Material to process:
• • • • •
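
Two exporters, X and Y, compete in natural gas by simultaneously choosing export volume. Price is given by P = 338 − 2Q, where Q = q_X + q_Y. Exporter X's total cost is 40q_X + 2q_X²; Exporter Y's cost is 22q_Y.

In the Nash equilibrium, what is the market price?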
• • • • •
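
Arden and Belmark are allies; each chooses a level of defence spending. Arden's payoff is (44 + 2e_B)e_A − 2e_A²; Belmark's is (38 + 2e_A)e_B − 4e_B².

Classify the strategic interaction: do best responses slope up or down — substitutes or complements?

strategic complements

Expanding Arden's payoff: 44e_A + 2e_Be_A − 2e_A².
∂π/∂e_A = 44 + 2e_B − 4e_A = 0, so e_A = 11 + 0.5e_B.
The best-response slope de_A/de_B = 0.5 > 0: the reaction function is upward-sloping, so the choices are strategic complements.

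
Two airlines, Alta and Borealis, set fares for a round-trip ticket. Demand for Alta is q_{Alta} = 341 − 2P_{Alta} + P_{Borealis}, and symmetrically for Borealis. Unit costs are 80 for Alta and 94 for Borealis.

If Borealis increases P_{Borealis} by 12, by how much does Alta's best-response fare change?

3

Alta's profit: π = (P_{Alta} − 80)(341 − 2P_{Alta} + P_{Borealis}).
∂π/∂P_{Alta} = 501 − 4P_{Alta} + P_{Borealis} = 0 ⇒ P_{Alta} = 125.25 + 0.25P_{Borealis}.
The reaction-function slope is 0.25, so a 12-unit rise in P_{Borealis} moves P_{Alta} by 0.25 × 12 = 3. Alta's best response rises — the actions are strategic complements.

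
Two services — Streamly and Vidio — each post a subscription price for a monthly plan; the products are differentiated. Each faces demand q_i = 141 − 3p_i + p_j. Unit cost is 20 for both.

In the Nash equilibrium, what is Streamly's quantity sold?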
• • • • •
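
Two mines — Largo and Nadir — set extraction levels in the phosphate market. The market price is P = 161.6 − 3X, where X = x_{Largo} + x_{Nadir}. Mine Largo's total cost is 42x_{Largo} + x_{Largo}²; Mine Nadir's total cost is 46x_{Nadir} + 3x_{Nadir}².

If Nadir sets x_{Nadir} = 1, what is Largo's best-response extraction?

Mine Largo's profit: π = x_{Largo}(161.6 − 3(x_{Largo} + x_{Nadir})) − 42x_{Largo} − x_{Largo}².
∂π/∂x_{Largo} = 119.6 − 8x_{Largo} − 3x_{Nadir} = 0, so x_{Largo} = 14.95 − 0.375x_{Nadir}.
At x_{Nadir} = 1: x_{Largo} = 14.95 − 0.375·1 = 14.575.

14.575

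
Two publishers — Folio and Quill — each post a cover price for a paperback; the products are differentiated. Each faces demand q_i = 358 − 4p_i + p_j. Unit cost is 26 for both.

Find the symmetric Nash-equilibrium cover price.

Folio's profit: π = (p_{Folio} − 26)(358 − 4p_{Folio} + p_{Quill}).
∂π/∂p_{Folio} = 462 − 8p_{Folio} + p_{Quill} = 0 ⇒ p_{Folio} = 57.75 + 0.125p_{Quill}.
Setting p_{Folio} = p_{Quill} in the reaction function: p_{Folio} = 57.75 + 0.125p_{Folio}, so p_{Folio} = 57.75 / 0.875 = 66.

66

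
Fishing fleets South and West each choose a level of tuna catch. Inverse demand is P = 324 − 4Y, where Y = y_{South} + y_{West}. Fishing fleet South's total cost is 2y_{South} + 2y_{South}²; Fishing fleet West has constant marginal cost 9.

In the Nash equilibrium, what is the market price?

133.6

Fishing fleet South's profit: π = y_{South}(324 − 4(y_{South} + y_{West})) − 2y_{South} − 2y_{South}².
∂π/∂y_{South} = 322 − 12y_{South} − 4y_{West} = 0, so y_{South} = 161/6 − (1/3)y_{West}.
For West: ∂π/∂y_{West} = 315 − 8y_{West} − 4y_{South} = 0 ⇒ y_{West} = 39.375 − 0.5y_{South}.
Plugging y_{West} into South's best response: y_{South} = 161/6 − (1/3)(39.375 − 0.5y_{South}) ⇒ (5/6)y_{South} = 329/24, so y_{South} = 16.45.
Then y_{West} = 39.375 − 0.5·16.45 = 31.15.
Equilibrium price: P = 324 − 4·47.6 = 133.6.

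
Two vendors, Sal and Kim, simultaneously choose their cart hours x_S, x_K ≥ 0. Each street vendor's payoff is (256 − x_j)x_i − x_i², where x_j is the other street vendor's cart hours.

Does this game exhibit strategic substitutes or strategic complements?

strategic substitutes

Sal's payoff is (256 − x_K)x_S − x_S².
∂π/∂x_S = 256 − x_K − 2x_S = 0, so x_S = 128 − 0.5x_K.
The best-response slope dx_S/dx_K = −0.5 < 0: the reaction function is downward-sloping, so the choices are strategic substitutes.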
• • • • •
Exercise aim:
Would you copy, unchanged, the stretch of the records above that begins at the line containing "Two airlines, Alta" and ends at the line containing "Two services —", and only that?

Result:
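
Two airlines, Alta and Borealis, set fares for a round-trip ticket. Demand for Alta is q_{Alta} = 341 − 2P_{Alta} + P_{Borealis}, and symmetrically for Borealis. Unit costs are 80 for Alta and 94 for Borealis.

If Borealis increases P_{Borealis} by 12, by how much does Alta's best-response fare change?

3

Alta's profit: π = (P_{Alta} − 80)(341 − 2P_{Alta} + P_{Borealis}).
∂π/∂P_{Alta} = 501 − 4P_{Alta} + P_{Borealis} = 0 ⇒ P_{Alta} = 125.25 + 0.25P_{Borealis}.
The reaction-function slope is 0.25, so a 12-unit rise in P_{Borealis} moves P_{Alta} by 0.25 × 12 = 3. Alta's best response rises — the actions are strategic complements.

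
Two services — Streamly and Vidio — each post a subscription price for a monthly plan; the products are differentiated. Each faces demand q_i = 141 − 3p_i + p_j. Unit cost is 20 for both.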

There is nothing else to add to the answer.